Record set>
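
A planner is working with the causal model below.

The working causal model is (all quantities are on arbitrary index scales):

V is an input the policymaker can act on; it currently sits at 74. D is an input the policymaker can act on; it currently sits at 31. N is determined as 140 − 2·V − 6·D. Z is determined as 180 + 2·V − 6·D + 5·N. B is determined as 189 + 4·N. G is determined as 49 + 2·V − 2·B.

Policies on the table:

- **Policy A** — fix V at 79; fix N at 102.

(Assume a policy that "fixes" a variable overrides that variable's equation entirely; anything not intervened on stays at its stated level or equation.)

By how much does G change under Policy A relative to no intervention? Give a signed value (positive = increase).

Baseline:
  V = 74
  D = 31
  N = 140 − 2·74 − 6·31 = -194
  B = 189 + 4·(-194) = -587
  G = 49 + 2·74 − 2·(-587) = 1371
Policy A (V := 79, N := 102):
  V = 79
  D = 31
  N = 102
  B = 189 + 4·102 = 597
  G = 49 + 2·79 − 2·597 = -987
Change in G: -987 − 1371 = -2358

-2358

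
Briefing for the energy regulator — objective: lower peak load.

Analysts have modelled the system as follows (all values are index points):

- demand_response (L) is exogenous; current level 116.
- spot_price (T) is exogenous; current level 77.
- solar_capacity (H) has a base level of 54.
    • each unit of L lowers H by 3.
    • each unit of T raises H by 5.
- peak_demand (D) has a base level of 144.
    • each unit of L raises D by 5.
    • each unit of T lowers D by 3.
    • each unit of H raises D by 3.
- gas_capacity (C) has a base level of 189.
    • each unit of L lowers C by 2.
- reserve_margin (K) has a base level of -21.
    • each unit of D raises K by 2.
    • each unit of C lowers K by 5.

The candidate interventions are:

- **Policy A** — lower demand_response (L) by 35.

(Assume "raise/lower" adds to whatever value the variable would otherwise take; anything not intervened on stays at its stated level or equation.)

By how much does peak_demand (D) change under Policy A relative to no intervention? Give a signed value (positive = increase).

140

Baseline:
  L = 116
  T = 77
  H = 54 − 3·116 + 5·77 = 91
  D = 144 + 5·116 − 3·77 + 3·91 = 766
Policy A (L − 35):
  L = 116 − 35 = 81
  T = 77
  H = 54 − 3·81 + 5·77 = 196
  D = 144 + 5·81 − 3·77 + 3·196 = 906
Change in D: 906 − 766 = 140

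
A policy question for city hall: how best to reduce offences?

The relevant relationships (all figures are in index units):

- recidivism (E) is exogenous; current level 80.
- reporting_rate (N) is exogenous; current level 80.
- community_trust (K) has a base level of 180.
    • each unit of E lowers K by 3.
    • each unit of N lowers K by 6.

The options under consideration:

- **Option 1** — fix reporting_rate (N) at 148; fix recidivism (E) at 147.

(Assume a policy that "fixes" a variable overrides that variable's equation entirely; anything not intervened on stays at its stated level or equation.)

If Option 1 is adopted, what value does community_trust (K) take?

-1149

Option 1 (N := 148, E := 147):
  E = 147
  N = 148
  K = 180 − 3·147 − 6·148 = -1149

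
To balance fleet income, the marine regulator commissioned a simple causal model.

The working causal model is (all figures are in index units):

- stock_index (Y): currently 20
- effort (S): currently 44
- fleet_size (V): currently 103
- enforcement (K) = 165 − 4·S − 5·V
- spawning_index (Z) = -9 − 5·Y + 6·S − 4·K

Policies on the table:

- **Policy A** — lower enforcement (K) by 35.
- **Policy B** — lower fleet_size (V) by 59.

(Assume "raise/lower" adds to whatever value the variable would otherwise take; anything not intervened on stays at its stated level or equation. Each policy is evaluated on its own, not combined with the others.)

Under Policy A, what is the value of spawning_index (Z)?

2399

Policy A (K − 35):
  Y = 20
  S = 44
  V = 103
  K = 165 − 4·44 − 5·103 (−35 from intervention) = -561
  Z = -9 − 5·20 + 6·44 − 4·(-561) = 2399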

About this task> Every line from the one containing "Under Policy A, what" through the last line of the entries above must be output exactly. Leave the rest out.

Written response>
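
Under Policy A, what is the value of spawning_index (Z)?

2399

Policy A (K − 35):
  Y = 20
  S = 44
  V = 103
  K = 165 − 4·44 − 5·103 (−35 from intervention) = -561
  Z = -9 − 5·20 + 6·44 − 4·(-561) = 2399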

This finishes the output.